- Description of the task -
What is needed is the run of lines from the one with "Let C, Y be" through the close of the data, set down exactly.

- Data supplied -
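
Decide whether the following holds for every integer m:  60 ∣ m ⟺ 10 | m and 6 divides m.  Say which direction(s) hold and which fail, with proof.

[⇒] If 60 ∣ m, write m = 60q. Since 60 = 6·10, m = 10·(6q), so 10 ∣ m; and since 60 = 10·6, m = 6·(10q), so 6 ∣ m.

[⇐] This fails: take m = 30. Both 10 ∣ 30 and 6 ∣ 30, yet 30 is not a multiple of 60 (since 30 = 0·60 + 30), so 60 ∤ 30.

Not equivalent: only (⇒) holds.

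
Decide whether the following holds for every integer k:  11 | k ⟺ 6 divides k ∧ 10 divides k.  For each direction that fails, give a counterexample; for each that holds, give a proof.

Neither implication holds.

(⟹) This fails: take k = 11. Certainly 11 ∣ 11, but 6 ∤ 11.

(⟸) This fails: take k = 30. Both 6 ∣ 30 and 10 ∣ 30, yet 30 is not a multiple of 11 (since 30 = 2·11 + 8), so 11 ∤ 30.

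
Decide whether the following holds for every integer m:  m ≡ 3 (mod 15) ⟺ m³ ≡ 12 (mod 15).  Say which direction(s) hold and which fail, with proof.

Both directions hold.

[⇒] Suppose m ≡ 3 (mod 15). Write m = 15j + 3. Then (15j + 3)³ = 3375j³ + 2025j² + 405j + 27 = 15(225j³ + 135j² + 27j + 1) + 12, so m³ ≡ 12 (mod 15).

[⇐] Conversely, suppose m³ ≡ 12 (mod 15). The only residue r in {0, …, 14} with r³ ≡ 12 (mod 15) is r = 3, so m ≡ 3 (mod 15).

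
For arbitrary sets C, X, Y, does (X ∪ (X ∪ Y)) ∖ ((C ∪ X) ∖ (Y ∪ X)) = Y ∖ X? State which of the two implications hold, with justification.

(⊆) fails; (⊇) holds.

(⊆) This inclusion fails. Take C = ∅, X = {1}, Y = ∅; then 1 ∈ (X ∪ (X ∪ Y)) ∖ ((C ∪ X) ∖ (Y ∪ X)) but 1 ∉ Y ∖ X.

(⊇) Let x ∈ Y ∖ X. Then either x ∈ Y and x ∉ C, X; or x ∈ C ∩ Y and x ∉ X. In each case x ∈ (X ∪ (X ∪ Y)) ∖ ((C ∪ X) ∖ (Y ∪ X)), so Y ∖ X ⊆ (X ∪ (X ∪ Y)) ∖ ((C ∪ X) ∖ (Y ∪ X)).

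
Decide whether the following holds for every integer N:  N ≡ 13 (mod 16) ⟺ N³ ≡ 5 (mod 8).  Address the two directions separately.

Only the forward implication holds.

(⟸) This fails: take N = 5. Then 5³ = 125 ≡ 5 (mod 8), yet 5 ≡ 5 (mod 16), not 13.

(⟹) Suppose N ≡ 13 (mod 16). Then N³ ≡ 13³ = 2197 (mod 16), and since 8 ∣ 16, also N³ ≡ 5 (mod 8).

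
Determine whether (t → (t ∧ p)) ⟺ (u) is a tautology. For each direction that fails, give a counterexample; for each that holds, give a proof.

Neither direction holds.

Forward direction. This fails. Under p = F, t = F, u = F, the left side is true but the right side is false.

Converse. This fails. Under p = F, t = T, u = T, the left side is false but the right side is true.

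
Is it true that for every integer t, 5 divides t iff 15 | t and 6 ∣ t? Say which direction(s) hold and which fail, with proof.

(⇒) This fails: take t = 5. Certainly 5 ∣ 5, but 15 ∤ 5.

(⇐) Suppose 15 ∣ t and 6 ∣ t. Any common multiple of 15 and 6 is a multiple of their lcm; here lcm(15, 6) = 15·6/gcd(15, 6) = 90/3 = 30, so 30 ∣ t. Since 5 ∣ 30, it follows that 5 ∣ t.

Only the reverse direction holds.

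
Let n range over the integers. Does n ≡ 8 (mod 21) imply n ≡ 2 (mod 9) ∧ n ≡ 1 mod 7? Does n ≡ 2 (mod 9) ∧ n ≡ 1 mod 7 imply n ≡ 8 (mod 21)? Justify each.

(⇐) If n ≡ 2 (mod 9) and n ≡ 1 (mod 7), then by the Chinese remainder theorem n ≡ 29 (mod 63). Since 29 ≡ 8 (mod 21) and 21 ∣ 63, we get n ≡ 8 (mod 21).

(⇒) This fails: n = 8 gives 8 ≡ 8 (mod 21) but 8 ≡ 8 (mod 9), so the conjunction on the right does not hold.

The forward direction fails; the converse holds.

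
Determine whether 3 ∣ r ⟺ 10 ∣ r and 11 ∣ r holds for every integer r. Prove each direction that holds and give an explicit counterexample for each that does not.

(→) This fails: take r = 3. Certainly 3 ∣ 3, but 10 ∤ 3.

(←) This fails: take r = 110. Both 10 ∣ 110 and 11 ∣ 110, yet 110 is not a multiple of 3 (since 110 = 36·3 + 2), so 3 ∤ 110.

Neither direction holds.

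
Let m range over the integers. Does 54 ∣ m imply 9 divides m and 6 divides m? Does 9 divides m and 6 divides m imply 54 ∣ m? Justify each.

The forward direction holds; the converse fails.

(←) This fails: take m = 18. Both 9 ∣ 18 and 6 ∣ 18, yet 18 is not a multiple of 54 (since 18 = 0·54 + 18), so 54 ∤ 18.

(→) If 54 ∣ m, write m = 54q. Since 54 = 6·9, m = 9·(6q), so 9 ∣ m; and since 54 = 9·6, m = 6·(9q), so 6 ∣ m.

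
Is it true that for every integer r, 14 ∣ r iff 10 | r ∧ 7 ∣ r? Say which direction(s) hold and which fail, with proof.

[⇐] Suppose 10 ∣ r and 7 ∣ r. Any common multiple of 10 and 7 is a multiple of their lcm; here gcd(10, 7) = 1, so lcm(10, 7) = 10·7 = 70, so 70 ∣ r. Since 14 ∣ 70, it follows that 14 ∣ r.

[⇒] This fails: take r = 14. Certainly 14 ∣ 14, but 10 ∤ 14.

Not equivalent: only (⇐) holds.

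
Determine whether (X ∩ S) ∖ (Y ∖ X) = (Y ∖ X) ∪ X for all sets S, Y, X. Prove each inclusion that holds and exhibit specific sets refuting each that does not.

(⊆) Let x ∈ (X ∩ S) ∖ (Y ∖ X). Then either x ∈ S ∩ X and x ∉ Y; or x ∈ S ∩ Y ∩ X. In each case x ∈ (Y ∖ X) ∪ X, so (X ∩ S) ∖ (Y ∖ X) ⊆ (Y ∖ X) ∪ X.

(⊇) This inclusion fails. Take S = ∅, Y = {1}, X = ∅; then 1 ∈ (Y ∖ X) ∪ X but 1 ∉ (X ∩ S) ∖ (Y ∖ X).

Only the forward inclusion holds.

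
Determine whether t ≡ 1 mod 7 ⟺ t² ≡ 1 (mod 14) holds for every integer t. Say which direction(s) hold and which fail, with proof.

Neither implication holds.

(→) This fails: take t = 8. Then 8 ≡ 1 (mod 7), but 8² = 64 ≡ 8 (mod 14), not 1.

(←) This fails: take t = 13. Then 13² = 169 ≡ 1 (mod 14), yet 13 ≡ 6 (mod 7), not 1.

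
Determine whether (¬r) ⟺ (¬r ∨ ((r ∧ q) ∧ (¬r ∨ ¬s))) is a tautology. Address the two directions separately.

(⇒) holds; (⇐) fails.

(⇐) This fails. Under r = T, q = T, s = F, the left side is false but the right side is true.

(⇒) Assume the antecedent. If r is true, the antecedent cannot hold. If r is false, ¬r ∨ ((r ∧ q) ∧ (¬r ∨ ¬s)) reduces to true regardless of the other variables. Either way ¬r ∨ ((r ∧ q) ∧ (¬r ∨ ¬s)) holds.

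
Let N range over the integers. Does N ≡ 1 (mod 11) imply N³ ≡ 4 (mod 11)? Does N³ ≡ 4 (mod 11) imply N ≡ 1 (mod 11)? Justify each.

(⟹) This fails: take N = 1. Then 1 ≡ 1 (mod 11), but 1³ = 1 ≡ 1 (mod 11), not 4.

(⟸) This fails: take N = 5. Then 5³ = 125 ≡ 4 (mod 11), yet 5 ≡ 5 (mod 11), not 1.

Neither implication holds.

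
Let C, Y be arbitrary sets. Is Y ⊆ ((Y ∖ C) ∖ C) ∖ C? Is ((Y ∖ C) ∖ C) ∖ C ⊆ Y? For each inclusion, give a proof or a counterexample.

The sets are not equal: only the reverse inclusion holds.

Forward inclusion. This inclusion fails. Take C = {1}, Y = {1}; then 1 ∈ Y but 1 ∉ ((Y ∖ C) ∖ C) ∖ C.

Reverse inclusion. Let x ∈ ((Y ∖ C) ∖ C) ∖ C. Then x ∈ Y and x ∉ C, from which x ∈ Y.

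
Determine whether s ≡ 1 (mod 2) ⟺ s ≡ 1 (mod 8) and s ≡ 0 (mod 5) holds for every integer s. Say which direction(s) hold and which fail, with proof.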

- Result below -
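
Let C, Y be arbitrary sets. Is Y ⊆ ((Y ∖ C) ∖ C) ∖ C? Is ((Y ∖ C) ∖ C) ∖ C ⊆ Y? For each inclusion, give a proof or a counterexample.

The sets are not equal: only the reverse inclusion holds.

Forward inclusion. This inclusion fails. Take C = {1}, Y = {1}; then 1 ∈ Y but 1 ∉ ((Y ∖ C) ∖ C) ∖ C.

Reverse inclusion. Let x ∈ ((Y ∖ C) ∖ C) ∖ C. Then x ∈ Y and x ∉ C, from which x ∈ Y.

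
Determine whether s ≡ 1 (mod 2) ⟺ s ≡ 1 (mod 8) and s ≡ 0 (mod 5) holds for every integer s. Say which direction(s) hold and which fail, with proof.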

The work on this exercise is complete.